:: Exercise description ::
Write out the whole listing again, exactly.
###
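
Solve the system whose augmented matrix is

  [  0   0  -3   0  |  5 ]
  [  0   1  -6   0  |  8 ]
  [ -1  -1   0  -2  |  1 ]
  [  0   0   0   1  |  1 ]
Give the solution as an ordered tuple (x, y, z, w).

Swap r1 and r3.
Multiply r1 by -1.
Multiply r3 by -1/3.
Subtract 2 times r4 from r1.
Add 6 times r3 to r2.
Subtract r2 from r1.
Reading off the last column: x = -1, y = -2, z = -5/3, w = 1.

(-1, -2, -5/3, 1)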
###
:: Reply to the task ::
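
Solve the system whose augmented matrix is

  [  0   0  -3   0  |  5 ]
  [  0   1  -6   0  |  8 ]
  [ -1  -1   0  -2  |  1 ]
  [  0   0   0   1  |  1 ]
Give the solution as an ordered tuple (x, y, z, w).

Swap r1 and r3.
Multiply r1 by -1.
Multiply r3 by -1/3.
Subtract 2 times r4 from r1.
Add 6 times r3 to r2.
Subtract r2 from r1.
Reading off the last column: x = -1, y = -2, z = -5/3, w = 1.

(-1, -2, -5/3, 1)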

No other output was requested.